# Task details
Output the whole listing with nothing altered.

# Data shown
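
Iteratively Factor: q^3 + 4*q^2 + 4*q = (q + 2)*(q^2 + 2*q) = q*(q + 2)*(q + 2)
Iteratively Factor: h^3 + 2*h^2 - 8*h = (h - 2)*(h^2 + 4*h) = (h - 2)*(h + 4)*(h)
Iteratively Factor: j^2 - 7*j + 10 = (j - 2)*(j - 5)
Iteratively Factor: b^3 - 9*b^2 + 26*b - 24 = (b - 2)*(b^2 - 7*b + 12) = (b - 3)*(b - 2)*(b - 4)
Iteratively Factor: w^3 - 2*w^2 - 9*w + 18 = (w - 2)*(w^2 - 9) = (w - 3)*(w - 2)*(w + 3)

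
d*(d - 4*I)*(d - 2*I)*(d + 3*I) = d^4 - 3*I*d^3 + 10*d^2 - 24*I*d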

# Output below
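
Iteratively Factor: q^3 + 4*q^2 + 4*q = (q + 2)*(q^2 + 2*q) = q*(q + 2)*(q + 2)
Iteratively Factor: h^3 + 2*h^2 - 8*h = (h - 2)*(h^2 + 4*h) = (h - 2)*(h + 4)*(h)
Iteratively Factor: j^2 - 7*j + 10 = (j - 2)*(j - 5)
Iteratively Factor: b^3 - 9*b^2 + 26*b - 24 = (b - 2)*(b^2 - 7*b + 12) = (b - 3)*(b - 2)*(b - 4)
Iteratively Factor: w^3 - 2*w^2 - 9*w + 18 = (w - 2)*(w^2 - 9) = (w - 3)*(w - 2)*(w + 3)

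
d*(d - 4*I)*(d - 2*I)*(d + 3*I) = d^4 - 3*I*d^3 + 10*d^2 - 24*I*d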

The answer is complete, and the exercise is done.